#### [ASSIGNED TASK]
Below are entries; copy exactly the lines from the one with "(3) Vowel Epenthesis: The" through the one with "(4) Syncope: A", both included, and leave out the rest.
--- SUPPLIED RECORDS Enclosed Below ---
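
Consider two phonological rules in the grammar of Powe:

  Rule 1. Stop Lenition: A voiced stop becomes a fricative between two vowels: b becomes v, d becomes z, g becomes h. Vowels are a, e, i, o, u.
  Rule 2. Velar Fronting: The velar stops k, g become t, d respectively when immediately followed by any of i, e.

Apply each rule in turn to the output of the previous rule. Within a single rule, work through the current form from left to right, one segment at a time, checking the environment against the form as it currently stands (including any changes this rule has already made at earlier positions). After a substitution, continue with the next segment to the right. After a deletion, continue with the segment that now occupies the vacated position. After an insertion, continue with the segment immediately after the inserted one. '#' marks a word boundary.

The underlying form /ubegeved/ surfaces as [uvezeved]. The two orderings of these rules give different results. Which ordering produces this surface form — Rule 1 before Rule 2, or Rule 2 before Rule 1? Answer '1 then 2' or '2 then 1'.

Order 1 then 2:
  1 Stop Lenition: [ubegeved] → [uveheved]
  2 Velar Fronting: no change — [uveheved]
  result: [uveheved]
Order 2 then 1:
  2 Velar Fronting: [ubegeved] → [ubedeved]
  1 Stop Lenition: [ubedeved] → [uvezeved]
  result: [uvezeved]

2 then 1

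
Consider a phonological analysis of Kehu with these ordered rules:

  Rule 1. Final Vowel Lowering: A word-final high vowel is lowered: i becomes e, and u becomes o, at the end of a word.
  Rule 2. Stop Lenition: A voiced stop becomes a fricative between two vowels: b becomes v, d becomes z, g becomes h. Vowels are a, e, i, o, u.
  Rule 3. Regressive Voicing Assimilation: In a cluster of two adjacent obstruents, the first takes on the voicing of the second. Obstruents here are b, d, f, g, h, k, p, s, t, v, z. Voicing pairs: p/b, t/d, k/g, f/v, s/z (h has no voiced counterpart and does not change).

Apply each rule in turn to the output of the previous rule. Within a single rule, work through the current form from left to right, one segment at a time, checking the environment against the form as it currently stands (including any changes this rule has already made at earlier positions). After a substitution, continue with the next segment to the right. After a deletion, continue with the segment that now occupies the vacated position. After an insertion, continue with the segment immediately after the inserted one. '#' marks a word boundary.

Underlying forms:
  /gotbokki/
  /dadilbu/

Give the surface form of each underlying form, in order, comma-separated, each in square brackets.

[godbokke], [dazilbo]

/gotbokki/:
  Rule 1 Final Vowel Lowering: [gotbokki] → [gotbokke]
  Rule 2 Stop Lenition: no change — [gotbokke]
  Rule 3 Regressive Voicing Assimilation: [gotbokke] → [godbokke]
/dadilbu/:
  Rule 1 Final Vowel Lowering: [dadilbu] → [dadilbo]
  Rule 2 Stop Lenition: [dadilbo] → [dazilbo]
  Rule 3 Regressive Voicing Assimilation: no change — [dazilbo]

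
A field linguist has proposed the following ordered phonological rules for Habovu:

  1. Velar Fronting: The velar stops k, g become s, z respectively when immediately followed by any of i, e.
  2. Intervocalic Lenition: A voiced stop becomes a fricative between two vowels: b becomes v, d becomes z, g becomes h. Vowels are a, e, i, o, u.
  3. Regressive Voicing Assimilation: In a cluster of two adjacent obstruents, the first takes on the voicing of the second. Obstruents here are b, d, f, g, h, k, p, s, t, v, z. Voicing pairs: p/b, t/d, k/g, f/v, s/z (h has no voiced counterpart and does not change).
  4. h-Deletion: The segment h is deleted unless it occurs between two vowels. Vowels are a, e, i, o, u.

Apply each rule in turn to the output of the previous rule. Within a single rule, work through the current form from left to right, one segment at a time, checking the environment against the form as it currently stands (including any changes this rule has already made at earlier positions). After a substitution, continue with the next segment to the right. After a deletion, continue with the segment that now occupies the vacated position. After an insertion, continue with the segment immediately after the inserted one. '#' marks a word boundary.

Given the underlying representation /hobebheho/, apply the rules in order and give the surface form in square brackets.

1 Velar Fronting: no change — [hobebheho]
2 Intervocalic Lenition: [hobebheho] → [hovebheho]
3 Regressive Voicing Assimilation: [hovebheho] → [hovepheho]
4 h-Deletion: [hovepheho] → [ovepeho]

[ovepeho]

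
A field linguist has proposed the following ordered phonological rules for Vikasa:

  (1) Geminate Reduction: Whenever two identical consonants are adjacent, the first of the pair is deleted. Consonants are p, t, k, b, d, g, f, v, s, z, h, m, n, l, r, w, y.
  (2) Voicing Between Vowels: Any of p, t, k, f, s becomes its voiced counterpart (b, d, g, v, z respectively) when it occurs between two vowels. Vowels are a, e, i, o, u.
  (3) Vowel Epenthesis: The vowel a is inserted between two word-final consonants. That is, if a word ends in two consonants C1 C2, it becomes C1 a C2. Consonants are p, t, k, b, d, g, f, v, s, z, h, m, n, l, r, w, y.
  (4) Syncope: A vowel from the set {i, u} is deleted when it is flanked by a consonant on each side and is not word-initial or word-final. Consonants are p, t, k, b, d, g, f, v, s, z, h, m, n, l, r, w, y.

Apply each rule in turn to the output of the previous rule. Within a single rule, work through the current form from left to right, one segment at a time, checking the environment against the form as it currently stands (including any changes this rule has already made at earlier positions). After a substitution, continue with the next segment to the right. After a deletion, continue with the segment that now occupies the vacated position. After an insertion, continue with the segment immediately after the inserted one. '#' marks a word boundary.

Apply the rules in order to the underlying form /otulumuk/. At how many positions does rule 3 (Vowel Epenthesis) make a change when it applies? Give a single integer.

0

(1) Geminate Reduction: no change — [otulumuk]
(2) Voicing Between Vowels: [otulumuk] → [odulumuk]
(3) Vowel Epenthesis: no change — [odulumuk]
(4) Syncope: [odulumuk] → [odlmk]
Rule 3 changed 0 position(s).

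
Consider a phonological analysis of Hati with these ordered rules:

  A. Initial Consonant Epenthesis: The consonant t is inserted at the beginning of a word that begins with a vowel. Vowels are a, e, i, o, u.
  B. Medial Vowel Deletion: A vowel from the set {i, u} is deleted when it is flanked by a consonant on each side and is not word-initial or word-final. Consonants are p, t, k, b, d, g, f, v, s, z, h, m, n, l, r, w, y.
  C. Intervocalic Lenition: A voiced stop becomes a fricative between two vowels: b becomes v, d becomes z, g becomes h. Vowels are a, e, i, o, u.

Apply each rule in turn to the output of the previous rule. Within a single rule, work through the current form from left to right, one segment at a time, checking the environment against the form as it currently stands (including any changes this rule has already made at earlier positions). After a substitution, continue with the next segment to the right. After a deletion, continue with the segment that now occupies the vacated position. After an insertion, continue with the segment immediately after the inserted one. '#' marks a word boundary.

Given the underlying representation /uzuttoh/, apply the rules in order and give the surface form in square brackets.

A Initial Consonant Epenthesis: [uzuttoh] → [tuzuttoh]
B Medial Vowel Deletion: [tuzuttoh] → [tzttoh]
C Intervocalic Lenition: no change — [tzttoh]

[tzttoh]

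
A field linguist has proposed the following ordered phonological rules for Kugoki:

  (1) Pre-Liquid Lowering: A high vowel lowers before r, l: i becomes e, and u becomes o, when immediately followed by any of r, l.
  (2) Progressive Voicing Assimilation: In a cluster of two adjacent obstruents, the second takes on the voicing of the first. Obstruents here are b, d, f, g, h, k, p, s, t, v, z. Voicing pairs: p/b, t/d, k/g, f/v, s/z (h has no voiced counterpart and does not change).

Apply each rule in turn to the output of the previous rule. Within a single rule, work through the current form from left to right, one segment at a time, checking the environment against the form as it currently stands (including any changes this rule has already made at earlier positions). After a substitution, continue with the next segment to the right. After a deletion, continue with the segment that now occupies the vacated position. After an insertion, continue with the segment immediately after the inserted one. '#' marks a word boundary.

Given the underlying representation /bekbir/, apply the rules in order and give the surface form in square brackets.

(1) Pre-Liquid Lowering: [bekbir] → [bekber]
(2) Progressive Voicing Assimilation: [bekber] → [bekper]

[bekper]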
--- End of Enclosed SUPPLIED RECORDS ---
#### [OUTPUT FOR THIS EXERCISE]
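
  (3) Vowel Epenthesis: The vowel a is inserted between two word-final consonants. That is, if a word ends in two consonants C1 C2, it becomes C1 a C2. Consonants are p, t, k, b, d, g, f, v, s, z, h, m, n, l, r, w, y.
  (4) Syncope: A vowel from the set {i, u} is deleted when it is flanked by a consonant on each side and is not word-initial or word-final. Consonants are p, t, k, b, d, g, f, v, s, z, h, m, n, l, r, w, y.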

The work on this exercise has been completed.